● WORK TO BE COMPLETED
For each record below, give an exact transcription.
== RECORDS FOR PROCESSING ==
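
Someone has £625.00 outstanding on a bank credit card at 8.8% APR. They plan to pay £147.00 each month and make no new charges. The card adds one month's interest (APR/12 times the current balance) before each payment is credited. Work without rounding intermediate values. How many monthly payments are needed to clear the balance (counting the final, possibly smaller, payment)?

Monthly rate r = 8.8%/12 = 0.733333% = 0.00733333.
Recurrence: B ← B·(1+r) − £147.00.
Month 1: interest £4.58; balance after payment £482.58.
Month 2: interest £3.54; balance after payment £339.12.
Month 3: interest £2.49; balance after payment £194.61.
Month 4: interest £1.43; balance after payment £49.04.
Month 5: interest £0.36; balance after payment £0.00.

5 payments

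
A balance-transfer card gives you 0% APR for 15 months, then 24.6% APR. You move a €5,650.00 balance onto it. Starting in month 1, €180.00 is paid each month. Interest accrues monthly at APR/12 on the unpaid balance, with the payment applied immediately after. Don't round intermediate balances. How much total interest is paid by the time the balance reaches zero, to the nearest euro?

€682

Promo months 1–15 at r₀ = 0%/12 = 0; months 16+ at r₁ = 24.6%/12 = 0.0205.
After month 15 (no interest yet): B = €5,650.00 − 15·€180.00 = €2,950.00.
Then at r₁ with €180.00/mo: n₂ = −ln(1 − r₁·B/P)/ln(1+r₁) ≈ 20.18 → 21 more payments.
Total paid = 35·€180.00 + €32.00 = €6,332.00; interest = €6,332.00 − €5,650.00 = €682.00.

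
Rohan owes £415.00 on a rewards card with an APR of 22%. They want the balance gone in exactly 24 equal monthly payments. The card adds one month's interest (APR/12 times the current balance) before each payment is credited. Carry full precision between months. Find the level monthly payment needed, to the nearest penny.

£21.53

Monthly rate r = 22%/12 = 1.83333% = 0.0183333.
Level-payment amortization: P = B₀·r / (1 − (1+r)^(−n)) = 415.00·0.0183333 / (1 − 1.01833^(−24)).
Denominator 1 − (1+r)^(−24) = 0.353392164.
P = 7.60833 / 0.353392164 ≈ 21.53.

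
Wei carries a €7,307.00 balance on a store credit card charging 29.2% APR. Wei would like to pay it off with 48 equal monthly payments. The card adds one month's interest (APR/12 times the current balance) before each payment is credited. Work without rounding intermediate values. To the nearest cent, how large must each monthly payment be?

€259.71

Monthly rate r = 29.2%/12 = 2.43333% = 0.0243333.
Level-payment amortization: P = B₀·r / (1 − (1+r)^(−n)) = 7307.00·0.0243333 / (1 − 1.02433^(−48)).
Denominator 1 − (1+r)^(−48) = 0.68463221.
P = 177.804 / 0.68463221 ≈ 259.71.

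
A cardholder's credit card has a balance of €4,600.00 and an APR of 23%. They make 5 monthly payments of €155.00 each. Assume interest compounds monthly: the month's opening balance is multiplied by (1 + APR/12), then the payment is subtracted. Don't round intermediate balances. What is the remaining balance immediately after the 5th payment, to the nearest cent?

€4,252.78

Monthly rate r = 23%/12 = 1.91667% = 0.0191667.
Each month: B ← B·(1+r) − €155.00.
Month 1: interest €88.17; balance after payment €4,533.17.
Month 2: interest €86.89; balance after payment €4,465.05.
Month 3: interest €85.58; balance after payment €4,395.63.
Month 4: interest €84.25; balance after payment €4,324.88.
Month 5: interest €82.89; balance after payment €4,252.78.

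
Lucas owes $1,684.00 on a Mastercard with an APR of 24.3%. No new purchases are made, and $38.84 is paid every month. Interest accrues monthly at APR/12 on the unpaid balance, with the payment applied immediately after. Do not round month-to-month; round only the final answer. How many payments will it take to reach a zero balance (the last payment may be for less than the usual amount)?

105 payments

Monthly rate r = 24.3%/12 = 2.025% = 0.02025.
Recurrence: B ← B·(1+r) − $38.84.
Month 1: interest $34.10; balance after payment $1,679.26.
Month 2: interest $34.01; balance after payment $1,674.43.
Closed form: n = −ln(1 − rB₀/P)/ln(1+r) = −ln(0.12201)/ln(1.02025) ≈ 104.931, so the balance reaches zero during payment 105.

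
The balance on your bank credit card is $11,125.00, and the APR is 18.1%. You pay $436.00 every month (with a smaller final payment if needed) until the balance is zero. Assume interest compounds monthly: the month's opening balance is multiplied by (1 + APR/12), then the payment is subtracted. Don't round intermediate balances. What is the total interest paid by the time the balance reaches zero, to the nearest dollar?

Monthly rate r = 18.1%/12 = 1.50833% = 0.0150833.
Payoff takes n = ⌈−ln(1 − rB₀/P)/ln(1+r)⌉ = ⌈32.458⌉ = 33 payments; the last is $200.43.
Total paid = 32·$436.00 + $200.43 = $14,152.43.
Total interest = total paid − principal = $14,152.43 − $11,125.00 = $3,027.43.

$3,027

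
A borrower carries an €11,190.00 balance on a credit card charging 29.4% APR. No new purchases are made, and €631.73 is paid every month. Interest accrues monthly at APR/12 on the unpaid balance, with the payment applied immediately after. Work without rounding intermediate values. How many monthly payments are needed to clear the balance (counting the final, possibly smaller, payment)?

Monthly rate r = 29.4%/12 = 2.45% = 0.0245.
Recurrence: B ← B·(1+r) − €631.73.
Month 1: interest €274.15; balance after payment €10,832.43.
Month 2: interest €265.39; balance after payment €10,466.09.
Closed form: n = −ln(1 − rB₀/P)/ln(1+r) = −ln(0.56603)/ln(1.0245) ≈ 23.513, so the balance reaches zero during payment 24.

24 payments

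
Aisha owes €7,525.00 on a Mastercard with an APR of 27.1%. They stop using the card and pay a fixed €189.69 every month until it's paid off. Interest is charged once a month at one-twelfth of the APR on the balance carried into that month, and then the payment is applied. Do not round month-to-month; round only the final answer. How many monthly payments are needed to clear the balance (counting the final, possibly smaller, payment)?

102 payments

Monthly rate r = 27.1%/12 = 2.25833% = 0.0225833.
Recurrence: B ← B·(1+r) − €189.69.
Month 1: interest €169.94; balance after payment €7,505.25.
Month 2: interest €169.49; balance after payment €7,485.05.
Closed form: n = −ln(1 − rB₀/P)/ln(1+r) = −ln(0.10412)/ln(1.02258) ≈ 101.299, so the balance reaches zero during payment 102.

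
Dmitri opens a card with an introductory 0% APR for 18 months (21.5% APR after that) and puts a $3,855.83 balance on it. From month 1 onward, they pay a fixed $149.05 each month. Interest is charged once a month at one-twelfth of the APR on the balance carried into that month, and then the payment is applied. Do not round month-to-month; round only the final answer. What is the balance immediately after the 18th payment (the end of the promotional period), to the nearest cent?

Promo months 1–18 at r₀ = 0%/12 = 0; months 19+ at r₁ = 21.5%/12 = 0.0179167.
After month 18 (no interest yet): B = $3,855.83 − 18·$149.05 = $1,172.93.

$1,172.93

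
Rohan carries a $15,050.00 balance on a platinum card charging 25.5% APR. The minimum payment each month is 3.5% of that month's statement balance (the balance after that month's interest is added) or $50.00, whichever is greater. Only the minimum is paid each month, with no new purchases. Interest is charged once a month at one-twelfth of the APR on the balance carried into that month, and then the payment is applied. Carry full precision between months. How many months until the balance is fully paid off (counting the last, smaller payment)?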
===
● EXPECTED OUTPUT
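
Someone has £625.00 outstanding on a bank credit card at 8.8% APR. They plan to pay £147.00 each month and make no new charges. The card adds one month's interest (APR/12 times the current balance) before each payment is credited. Work without rounding intermediate values. How many monthly payments are needed to clear the balance (counting the final, possibly smaller, payment)?

Monthly rate r = 8.8%/12 = 0.733333% = 0.00733333.
Recurrence: B ← B·(1+r) − £147.00.
Month 1: interest £4.58; balance after payment £482.58.
Month 2: interest £3.54; balance after payment £339.12.
Month 3: interest £2.49; balance after payment £194.61.
Month 4: interest £1.43; balance after payment £49.04.
Month 5: interest £0.36; balance after payment £0.00.

5 payments

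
A balance-transfer card gives you 0% APR for 15 months, then 24.6% APR. You move a €5,650.00 balance onto it. Starting in month 1, €180.00 is paid each month. Interest accrues monthly at APR/12 on the unpaid balance, with the payment applied immediately after. Don't round intermediate balances. How much total interest is paid by the time the balance reaches zero, to the nearest euro?

€682

Promo months 1–15 at r₀ = 0%/12 = 0; months 16+ at r₁ = 24.6%/12 = 0.0205.
After month 15 (no interest yet): B = €5,650.00 − 15·€180.00 = €2,950.00.
Then at r₁ with €180.00/mo: n₂ = −ln(1 − r₁·B/P)/ln(1+r₁) ≈ 20.18 → 21 more payments.
Total paid = 35·€180.00 + €32.00 = €6,332.00; interest = €6,332.00 − €5,650.00 = €682.00.

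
Rohan owes £415.00 on a rewards card with an APR of 22%. They want the balance gone in exactly 24 equal monthly payments. The card adds one month's interest (APR/12 times the current balance) before each payment is credited. Carry full precision between months. Find the level monthly payment needed, to the nearest penny.

£21.53

Monthly rate r = 22%/12 = 1.83333% = 0.0183333.
Level-payment amortization: P = B₀·r / (1 − (1+r)^(−n)) = 415.00·0.0183333 / (1 − 1.01833^(−24)).
Denominator 1 − (1+r)^(−24) = 0.353392164.
P = 7.60833 / 0.353392164 ≈ 21.53.

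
Wei carries a €7,307.00 balance on a store credit card charging 29.2% APR. Wei would like to pay it off with 48 equal monthly payments. The card adds one month's interest (APR/12 times the current balance) before each payment is credited. Work without rounding intermediate values. To the nearest cent, how large must each monthly payment be?

€259.71

Monthly rate r = 29.2%/12 = 2.43333% = 0.0243333.
Level-payment amortization: P = B₀·r / (1 − (1+r)^(−n)) = 7307.00·0.0243333 / (1 − 1.02433^(−48)).
Denominator 1 − (1+r)^(−48) = 0.68463221.
P = 177.804 / 0.68463221 ≈ 259.71.

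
A cardholder's credit card has a balance of €4,600.00 and an APR of 23%. They make 5 monthly payments of €155.00 each. Assume interest compounds monthly: the month's opening balance is multiplied by (1 + APR/12), then the payment is subtracted. Don't round intermediate balances. What is the remaining balance immediately after the 5th payment, to the nearest cent?

€4,252.78

Monthly rate r = 23%/12 = 1.91667% = 0.0191667.
Each month: B ← B·(1+r) − €155.00.
Month 1: interest €88.17; balance after payment €4,533.17.
Month 2: interest €86.89; balance after payment €4,465.05.
Month 3: interest €85.58; balance after payment €4,395.63.
Month 4: interest €84.25; balance after payment €4,324.88.
Month 5: interest €82.89; balance after payment €4,252.78.

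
Lucas owes $1,684.00 on a Mastercard with an APR of 24.3%. No new purchases are made, and $38.84 is paid every month. Interest accrues monthly at APR/12 on the unpaid balance, with the payment applied immediately after. Do not round month-to-month; round only the final answer. How many payments will it take to reach a zero balance (the last payment may be for less than the usual amount)?

105 payments

Monthly rate r = 24.3%/12 = 2.025% = 0.02025.
Recurrence: B ← B·(1+r) − $38.84.
Month 1: interest $34.10; balance after payment $1,679.26.
Month 2: interest $34.01; balance after payment $1,674.43.
Closed form: n = −ln(1 − rB₀/P)/ln(1+r) = −ln(0.12201)/ln(1.02025) ≈ 104.931, so the balance reaches zero during payment 105.

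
The balance on your bank credit card is $11,125.00, and the APR is 18.1%. You pay $436.00 every month (with a smaller final payment if needed) until the balance is zero. Assume interest compounds monthly: the month's opening balance is multiplied by (1 + APR/12), then the payment is subtracted. Don't round intermediate balances. What is the total interest paid by the time the balance reaches zero, to the nearest dollar?

Monthly rate r = 18.1%/12 = 1.50833% = 0.0150833.
Payoff takes n = ⌈−ln(1 − rB₀/P)/ln(1+r)⌉ = ⌈32.458⌉ = 33 payments; the last is $200.43.
Total paid = 32·$436.00 + $200.43 = $14,152.43.
Total interest = total paid − principal = $14,152.43 − $11,125.00 = $3,027.43.

$3,027

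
A borrower carries an €11,190.00 balance on a credit card charging 29.4% APR. No new purchases are made, and €631.73 is paid every month. Interest accrues monthly at APR/12 on the unpaid balance, with the payment applied immediately after. Work without rounding intermediate values. How many monthly payments are needed to clear the balance (counting the final, possibly smaller, payment)?

Monthly rate r = 29.4%/12 = 2.45% = 0.0245.
Recurrence: B ← B·(1+r) − €631.73.
Month 1: interest €274.15; balance after payment €10,832.43.
Month 2: interest €265.39; balance after payment €10,466.09.
Closed form: n = −ln(1 − rB₀/P)/ln(1+r) = −ln(0.56603)/ln(1.0245) ≈ 23.513, so the balance reaches zero during payment 24.

24 payments

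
Aisha owes €7,525.00 on a Mastercard with an APR of 27.1%. They stop using the card and pay a fixed €189.69 every month until it's paid off. Interest is charged once a month at one-twelfth of the APR on the balance carried into that month, and then the payment is applied. Do not round month-to-month; round only the final answer. How many monthly payments are needed to clear the balance (counting the final, possibly smaller, payment)?

102 payments

Monthly rate r = 27.1%/12 = 2.25833% = 0.0225833.
Recurrence: B ← B·(1+r) − €189.69.
Month 1: interest €169.94; balance after payment €7,505.25.
Month 2: interest €169.49; balance after payment €7,485.05.
Closed form: n = −ln(1 − rB₀/P)/ln(1+r) = −ln(0.10412)/ln(1.02258) ≈ 101.299, so the balance reaches zero during payment 102.

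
Dmitri opens a card with an introductory 0% APR for 18 months (21.5% APR after that) and puts a $3,855.83 balance on it. From month 1 onward, they pay a fixed $149.05 each month. Interest is charged once a month at one-twelfth of the APR on the balance carried into that month, and then the payment is applied. Do not round month-to-month; round only the final answer. What is the balance immediately after the 18th payment (the end of the promotional period), to the nearest cent?

Promo months 1–18 at r₀ = 0%/12 = 0; months 19+ at r₁ = 21.5%/12 = 0.0179167.
After month 18 (no interest yet): B = $3,855.83 − 18·$149.05 = $1,172.93.

$1,172.93

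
Rohan carries a $15,050.00 balance on a platinum card charging 25.5% APR. The minimum payment each month is 3.5% of that month's statement balance (the balance after that month's interest is added) or $50.00, whichever is greater. Only the minimum is paid each month, with no new purchases. Interest is charged once a month at one-twelfth of the APR on the balance carried into that month, and then the payment is applied. Carry full precision between months. How many months until the balance is fully paid off (counting the last, smaller payment)?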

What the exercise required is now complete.